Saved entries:
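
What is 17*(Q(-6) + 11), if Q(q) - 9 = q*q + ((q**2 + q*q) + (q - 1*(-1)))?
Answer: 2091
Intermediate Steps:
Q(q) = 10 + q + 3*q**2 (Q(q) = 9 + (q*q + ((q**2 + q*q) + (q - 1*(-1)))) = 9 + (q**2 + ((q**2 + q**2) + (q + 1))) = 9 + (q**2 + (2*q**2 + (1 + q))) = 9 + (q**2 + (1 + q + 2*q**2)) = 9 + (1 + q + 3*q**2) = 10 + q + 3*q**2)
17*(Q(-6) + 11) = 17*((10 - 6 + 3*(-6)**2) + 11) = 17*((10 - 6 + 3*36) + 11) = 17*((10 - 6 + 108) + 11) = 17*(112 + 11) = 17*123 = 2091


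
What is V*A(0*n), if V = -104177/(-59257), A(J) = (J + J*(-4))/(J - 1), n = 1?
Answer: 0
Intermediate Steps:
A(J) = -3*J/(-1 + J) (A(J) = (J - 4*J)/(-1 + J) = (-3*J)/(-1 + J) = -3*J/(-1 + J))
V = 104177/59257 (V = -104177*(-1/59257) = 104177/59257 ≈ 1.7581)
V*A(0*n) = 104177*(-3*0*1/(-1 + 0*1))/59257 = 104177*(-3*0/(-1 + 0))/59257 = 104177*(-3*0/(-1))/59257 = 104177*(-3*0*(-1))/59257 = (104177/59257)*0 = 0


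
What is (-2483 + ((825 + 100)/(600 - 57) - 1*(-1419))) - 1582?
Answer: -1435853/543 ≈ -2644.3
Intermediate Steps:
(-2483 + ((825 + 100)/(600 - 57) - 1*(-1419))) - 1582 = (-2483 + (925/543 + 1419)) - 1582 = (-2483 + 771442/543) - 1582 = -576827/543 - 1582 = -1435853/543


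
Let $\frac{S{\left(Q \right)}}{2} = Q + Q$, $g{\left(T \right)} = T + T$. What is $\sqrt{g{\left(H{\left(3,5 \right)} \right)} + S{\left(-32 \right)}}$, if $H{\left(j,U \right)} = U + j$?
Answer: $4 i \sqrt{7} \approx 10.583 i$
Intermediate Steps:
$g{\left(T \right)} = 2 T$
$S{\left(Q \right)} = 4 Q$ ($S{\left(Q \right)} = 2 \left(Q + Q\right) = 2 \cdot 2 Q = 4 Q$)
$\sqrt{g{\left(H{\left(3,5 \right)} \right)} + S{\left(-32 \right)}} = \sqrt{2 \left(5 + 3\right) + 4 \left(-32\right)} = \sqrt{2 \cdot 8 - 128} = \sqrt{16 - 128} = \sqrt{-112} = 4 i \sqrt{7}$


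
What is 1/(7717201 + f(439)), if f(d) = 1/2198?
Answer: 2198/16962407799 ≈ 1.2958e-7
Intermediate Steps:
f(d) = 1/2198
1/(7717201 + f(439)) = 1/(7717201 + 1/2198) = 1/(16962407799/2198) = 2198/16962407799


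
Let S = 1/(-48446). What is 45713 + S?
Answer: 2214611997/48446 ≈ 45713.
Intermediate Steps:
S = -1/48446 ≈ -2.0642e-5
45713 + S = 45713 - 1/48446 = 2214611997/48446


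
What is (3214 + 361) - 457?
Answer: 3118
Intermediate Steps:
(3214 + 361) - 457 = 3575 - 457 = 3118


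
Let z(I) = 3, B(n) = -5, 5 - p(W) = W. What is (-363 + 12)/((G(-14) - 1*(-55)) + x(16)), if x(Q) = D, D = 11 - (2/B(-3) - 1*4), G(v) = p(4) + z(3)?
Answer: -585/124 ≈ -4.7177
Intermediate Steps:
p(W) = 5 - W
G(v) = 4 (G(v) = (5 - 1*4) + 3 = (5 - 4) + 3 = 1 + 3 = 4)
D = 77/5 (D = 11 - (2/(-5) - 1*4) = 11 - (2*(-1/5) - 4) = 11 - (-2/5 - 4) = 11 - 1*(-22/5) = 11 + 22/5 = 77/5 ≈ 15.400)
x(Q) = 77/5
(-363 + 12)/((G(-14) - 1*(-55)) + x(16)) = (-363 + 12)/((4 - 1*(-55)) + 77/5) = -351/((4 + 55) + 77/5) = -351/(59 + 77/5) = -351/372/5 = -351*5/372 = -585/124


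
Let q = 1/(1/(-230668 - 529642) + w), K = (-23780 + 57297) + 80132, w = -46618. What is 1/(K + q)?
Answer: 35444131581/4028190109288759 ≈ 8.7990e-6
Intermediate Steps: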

Description of the task:
A word-for-word copy of the lines above from the one with "What is 1/(7717201" through the one with "Answer: 2214611997/48446 ≈ 45713.", inclusive, is the only output wanted.

Solution to the problem:
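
What is 1/(7717201 + f(439)), if f(d) = 1/2198?
Answer: 2198/16962407799 ≈ 1.2958e-7
Intermediate Steps:
f(d) = 1/2198
1/(7717201 + f(439)) = 1/(7717201 + 1/2198) = 1/(16962407799/2198) = 2198/16962407799


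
Let S = 1/(-48446). What is 45713 + S?
Answer: 2214611997/48446 ≈ 45713.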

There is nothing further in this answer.